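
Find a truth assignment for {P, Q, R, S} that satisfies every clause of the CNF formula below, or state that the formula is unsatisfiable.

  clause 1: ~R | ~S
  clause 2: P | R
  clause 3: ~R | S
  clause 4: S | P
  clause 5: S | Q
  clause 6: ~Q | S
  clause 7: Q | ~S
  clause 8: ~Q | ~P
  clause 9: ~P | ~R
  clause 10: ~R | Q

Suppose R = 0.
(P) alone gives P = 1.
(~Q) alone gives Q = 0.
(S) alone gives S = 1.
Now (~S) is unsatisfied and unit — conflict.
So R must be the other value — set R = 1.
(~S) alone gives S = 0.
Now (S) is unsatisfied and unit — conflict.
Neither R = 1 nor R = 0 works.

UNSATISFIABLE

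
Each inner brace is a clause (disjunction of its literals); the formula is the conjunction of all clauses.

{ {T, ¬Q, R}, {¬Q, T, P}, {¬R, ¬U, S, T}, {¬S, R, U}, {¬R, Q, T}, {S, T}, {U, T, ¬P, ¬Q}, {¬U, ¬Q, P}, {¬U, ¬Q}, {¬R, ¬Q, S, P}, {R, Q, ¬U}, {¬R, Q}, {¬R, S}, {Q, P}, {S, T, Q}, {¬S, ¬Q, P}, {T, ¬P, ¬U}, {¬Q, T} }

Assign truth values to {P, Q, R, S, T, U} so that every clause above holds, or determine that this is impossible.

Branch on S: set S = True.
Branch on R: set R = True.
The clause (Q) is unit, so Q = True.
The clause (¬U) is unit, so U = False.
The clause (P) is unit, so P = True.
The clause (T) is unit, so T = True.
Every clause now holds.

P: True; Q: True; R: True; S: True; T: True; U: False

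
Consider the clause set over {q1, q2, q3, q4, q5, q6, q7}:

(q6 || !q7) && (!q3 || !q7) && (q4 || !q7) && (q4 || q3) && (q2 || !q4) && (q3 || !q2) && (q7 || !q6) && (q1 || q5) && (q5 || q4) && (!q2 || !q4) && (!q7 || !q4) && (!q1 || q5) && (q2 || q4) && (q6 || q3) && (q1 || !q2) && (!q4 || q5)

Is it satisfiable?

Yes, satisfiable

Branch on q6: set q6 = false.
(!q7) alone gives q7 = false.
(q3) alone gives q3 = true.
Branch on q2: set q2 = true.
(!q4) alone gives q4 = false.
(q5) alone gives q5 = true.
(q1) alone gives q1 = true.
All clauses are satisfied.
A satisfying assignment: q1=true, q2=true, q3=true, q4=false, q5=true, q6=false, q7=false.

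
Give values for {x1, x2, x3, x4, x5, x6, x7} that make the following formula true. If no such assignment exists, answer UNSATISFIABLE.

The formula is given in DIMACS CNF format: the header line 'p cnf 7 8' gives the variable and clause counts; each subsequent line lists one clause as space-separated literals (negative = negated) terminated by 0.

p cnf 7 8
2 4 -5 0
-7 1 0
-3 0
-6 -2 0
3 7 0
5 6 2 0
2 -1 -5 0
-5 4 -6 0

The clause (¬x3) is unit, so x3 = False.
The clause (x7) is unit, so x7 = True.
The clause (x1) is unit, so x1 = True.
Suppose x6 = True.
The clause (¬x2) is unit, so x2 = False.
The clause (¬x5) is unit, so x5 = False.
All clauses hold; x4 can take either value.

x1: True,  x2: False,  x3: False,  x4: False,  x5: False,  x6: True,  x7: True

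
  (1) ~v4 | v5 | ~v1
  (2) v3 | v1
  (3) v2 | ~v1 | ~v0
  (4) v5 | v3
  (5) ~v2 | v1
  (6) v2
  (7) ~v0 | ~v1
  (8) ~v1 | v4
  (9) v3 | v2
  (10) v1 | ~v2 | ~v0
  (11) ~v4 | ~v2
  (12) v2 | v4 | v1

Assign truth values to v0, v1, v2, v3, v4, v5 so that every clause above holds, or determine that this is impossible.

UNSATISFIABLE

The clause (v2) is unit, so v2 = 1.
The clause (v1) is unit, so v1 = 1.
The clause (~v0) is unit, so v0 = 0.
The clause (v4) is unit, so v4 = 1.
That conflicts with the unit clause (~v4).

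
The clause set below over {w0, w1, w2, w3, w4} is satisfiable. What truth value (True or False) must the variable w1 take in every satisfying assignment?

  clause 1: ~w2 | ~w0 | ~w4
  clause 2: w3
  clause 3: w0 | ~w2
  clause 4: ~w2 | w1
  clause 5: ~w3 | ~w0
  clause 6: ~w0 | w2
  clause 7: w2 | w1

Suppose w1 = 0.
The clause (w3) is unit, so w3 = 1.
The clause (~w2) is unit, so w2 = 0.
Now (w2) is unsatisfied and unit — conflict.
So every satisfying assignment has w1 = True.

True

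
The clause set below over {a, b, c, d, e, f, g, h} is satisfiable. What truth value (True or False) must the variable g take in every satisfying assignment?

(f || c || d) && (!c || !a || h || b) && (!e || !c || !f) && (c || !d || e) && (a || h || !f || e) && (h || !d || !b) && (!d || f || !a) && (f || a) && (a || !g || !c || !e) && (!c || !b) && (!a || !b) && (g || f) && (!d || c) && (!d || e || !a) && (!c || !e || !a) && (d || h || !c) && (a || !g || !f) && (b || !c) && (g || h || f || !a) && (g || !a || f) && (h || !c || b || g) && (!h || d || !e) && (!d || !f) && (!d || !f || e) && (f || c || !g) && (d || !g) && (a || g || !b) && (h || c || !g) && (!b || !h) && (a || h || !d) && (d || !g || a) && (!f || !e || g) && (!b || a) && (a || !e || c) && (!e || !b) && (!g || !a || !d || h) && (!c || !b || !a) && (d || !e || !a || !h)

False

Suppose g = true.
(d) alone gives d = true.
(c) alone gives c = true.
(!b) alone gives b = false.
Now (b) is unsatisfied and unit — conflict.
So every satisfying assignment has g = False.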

● ● ● ● ●

§ Problem:
Take the entries above and transcribe them in full.

§ Response to this exercise:
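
Find a truth assignment for {P, Q, R, S} that satisfies every clause of the CNF formula below, or state that the formula is unsatisfiable.

  clause 1: ~R | ~S
  clause 2: P | R
  clause 3: ~R | S
  clause 4: S | P
  clause 5: S | Q
  clause 6: ~Q | S
  clause 7: Q | ~S
  clause 8: ~Q | ~P
  clause 9: ~P | ~R
  clause 10: ~R | Q

Suppose R = 0.
(P) alone gives P = 1.
(~Q) alone gives Q = 0.
(S) alone gives S = 1.
Now (~S) is unsatisfied and unit — conflict.
So R must be the other value — set R = 1.
(~S) alone gives S = 0.
Now (S) is unsatisfied and unit — conflict.
Neither R = 1 nor R = 0 works.

UNSATISFIABLE

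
Each inner brace is a clause (disjunction of its literals); the formula is the conjunction of all clauses.

{ {T, ¬Q, R}, {¬Q, T, P}, {¬R, ¬U, S, T}, {¬S, R, U}, {¬R, Q, T}, {S, T}, {U, T, ¬P, ¬Q}, {¬U, ¬Q, P}, {¬U, ¬Q}, {¬R, ¬Q, S, P}, {R, Q, ¬U}, {¬R, Q}, {¬R, S}, {Q, P}, {S, T, Q}, {¬S, ¬Q, P}, {T, ¬P, ¬U}, {¬Q, T} }

Assign truth values to {P, Q, R, S, T, U} so that every clause above holds, or determine that this is impossible.

Branch on S: set S = True.
Branch on R: set R = True.
The clause (Q) is unit, so Q = True.
The clause (¬U) is unit, so U = False.
The clause (P) is unit, so P = True.
The clause (T) is unit, so T = True.
Every clause now holds.

P: True; Q: True; R: True; S: True; T: True; U: False

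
Consider the clause set over {q1, q2, q3, q4, q5, q6, q7}:

(q6 || !q7) && (!q3 || !q7) && (q4 || !q7) && (q4 || q3) && (q2 || !q4) && (q3 || !q2) && (q7 || !q6) && (q1 || q5) && (q5 || q4) && (!q2 || !q4) && (!q7 || !q4) && (!q1 || q5) && (q2 || q4) && (q6 || q3) && (q1 || !q2) && (!q4 || q5)

Is it satisfiable?

Yes, satisfiable

Branch on q6: set q6 = false.
(!q7) alone gives q7 = false.
(q3) alone gives q3 = true.
Branch on q2: set q2 = true.
(!q4) alone gives q4 = false.
(q5) alone gives q5 = true.
(q1) alone gives q1 = true.
All clauses are satisfied.
A satisfying assignment: q1=true, q2=true, q3=true, q4=false, q5=true, q6=false, q7=false.

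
Give values for {x1, x2, x3, x4, x5, x6, x7} that make the following formula true. If no such assignment exists, answer UNSATISFIABLE.

The formula is given in DIMACS CNF format: the header line 'p cnf 7 8' gives the variable and clause counts; each subsequent line lists one clause as space-separated literals (negative = negated) terminated by 0.

p cnf 7 8
2 4 -5 0
-7 1 0
-3 0
-6 -2 0
3 7 0
5 6 2 0
2 -1 -5 0
-5 4 -6 0

The clause (¬x3) is unit, so x3 = False.
The clause (x7) is unit, so x7 = True.
The clause (x1) is unit, so x1 = True.
Suppose x6 = True.
The clause (¬x2) is unit, so x2 = False.
The clause (¬x5) is unit, so x5 = False.
All clauses hold; x4 can take either value.

x1: True,  x2: False,  x3: False,  x4: False,  x5: False,  x6: True,  x7: True

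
  (1) ~v4 | v5 | ~v1
  (2) v3 | v1
  (3) v2 | ~v1 | ~v0
  (4) v5 | v3
  (5) ~v2 | v1
  (6) v2
  (7) ~v0 | ~v1
  (8) ~v1 | v4
  (9) v3 | v2
  (10) v1 | ~v2 | ~v0
  (11) ~v4 | ~v2
  (12) v2 | v4 | v1

Assign truth values to v0, v1, v2, v3, v4, v5 so that every clause above holds, or determine that this is impossible.

UNSATISFIABLE

The clause (v2) is unit, so v2 = 1.
The clause (v1) is unit, so v1 = 1.
The clause (~v0) is unit, so v0 = 0.
The clause (v4) is unit, so v4 = 1.
That conflicts with the unit clause (~v4).

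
The clause set below over {w0, w1, w2, w3, w4} is satisfiable. What truth value (True or False) must the variable w1 take in every satisfying assignment?

  clause 1: ~w2 | ~w0 | ~w4
  clause 2: w3
  clause 3: w0 | ~w2
  clause 4: ~w2 | w1
  clause 5: ~w3 | ~w0
  clause 6: ~w0 | w2
  clause 7: w2 | w1

Suppose w1 = 0.
The clause (w3) is unit, so w3 = 1.
The clause (~w2) is unit, so w2 = 0.
Now (w2) is unsatisfied and unit — conflict.
So every satisfying assignment has w1 = True.

True

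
The clause set below over {a, b, c, d, e, f, g, h} is satisfiable. What truth value (True or False) must the variable g take in every satisfying assignment?

(f || c || d) && (!c || !a || h || b) && (!e || !c || !f) && (c || !d || e) && (a || h || !f || e) && (h || !d || !b) && (!d || f || !a) && (f || a) && (a || !g || !c || !e) && (!c || !b) && (!a || !b) && (g || f) && (!d || c) && (!d || e || !a) && (!c || !e || !a) && (d || h || !c) && (a || !g || !f) && (b || !c) && (g || h || f || !a) && (g || !a || f) && (h || !c || b || g) && (!h || d || !e) && (!d || !f) && (!d || !f || e) && (f || c || !g) && (d || !g) && (a || g || !b) && (h || c || !g) && (!b || !h) && (a || h || !d) && (d || !g || a) && (!f || !e || g) && (!b || a) && (a || !e || c) && (!e || !b) && (!g || !a || !d || h) && (!c || !b || !a) && (d || !e || !a || !h)

False

Suppose g = true.
(d) alone gives d = true.
(c) alone gives c = true.
(!b) alone gives b = false.
Now (b) is unsatisfied and unit — conflict.
So every satisfying assignment has g = False.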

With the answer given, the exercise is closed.